+++ Excerpted records

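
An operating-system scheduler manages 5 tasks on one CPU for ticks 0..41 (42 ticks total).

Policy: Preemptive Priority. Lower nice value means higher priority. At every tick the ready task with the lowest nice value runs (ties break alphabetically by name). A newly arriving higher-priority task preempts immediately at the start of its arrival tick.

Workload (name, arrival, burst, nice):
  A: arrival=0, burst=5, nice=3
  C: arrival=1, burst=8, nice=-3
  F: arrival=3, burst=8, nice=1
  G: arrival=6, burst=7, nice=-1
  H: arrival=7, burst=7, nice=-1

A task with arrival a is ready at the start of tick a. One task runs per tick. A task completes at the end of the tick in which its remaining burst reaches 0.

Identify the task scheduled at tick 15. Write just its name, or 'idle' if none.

t=0: ready={A} → run A
t=1: ready={A,C} → run C
t=2: ready={A,C} → run C
t=3: ready={A,C,F} → run C
t=4: ready={A,C,F} → run C
t=5: ready={A,C,F} → run C
t=6: ready={A,C,F,G} → run C
t=7: ready={A,C,F,G,H} → run C
t=8: ready={A,C,F,G,H} → run C
t=9: ready={A,F,G,H} → run G
t=10: ready={A,F,G,H} → run G
t=11: ready={A,F,G,H} → run G
t=12: ready={A,F,G,H} → run G
t=13: ready={A,F,G,H} → run G
t=14: ready={A,F,G,H} → run G
t=15: ready={A,F,G,H} → run G
t=16: ready={A,F,H} → run H
t=17: ready={A,F,H} → run H
t=18: ready={A,F,H} → run H
t=19: ready={A,F,H} → run H
t=20: ready={A,F,H} → run H
t=21: ready={A,F,H} → run H
t=22: ready={A,F,H} → run H
t=23: ready={A,F} → run F
t=24: ready={A,F} → run F
t=25: ready={A,F} → run F
t=26: ready={A,F} → run F
t=27: ready={A,F} → run F
t=28: ready={A,F} → run F
t=29: ready={A,F} → run F
t=30: ready={A,F} → run F
t=31: ready={A} → run A
t=32: ready={A} → run A
t=33: ready={A} → run A
t=34: ready={A} → run A
t=35: (idle)
t=36: (idle)
t=37: (idle)
t=38: (idle)
t=39: (idle)
t=40: (idle)
t=41: (idle)

running at tick 15 = G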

++++++

**Prompt**.
The lines above from the one with "Policy: Preemptive Priority." through the one with "A task with" are to be duplicated exactly, ends included, with nothing added.

**Task solution**.
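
Policy: Preemptive Priority. Lower nice value means higher priority. At every tick the ready task with the lowest nice value runs (ties break alphabetically by name). A newly arriving higher-priority task preempts immediately at the start of its arrival tick.

Workload (name, arrival, burst, nice):
  A: arrival=0, burst=5, nice=3
  C: arrival=1, burst=8, nice=-3
  F: arrival=3, burst=8, nice=1
  G: arrival=6, burst=7, nice=-1
  H: arrival=7, burst=7, nice=-1

A task with arrival a is ready at the start of tick a. One task runs per tick. A task completes at the end of the tick in which its remaining burst reaches 0.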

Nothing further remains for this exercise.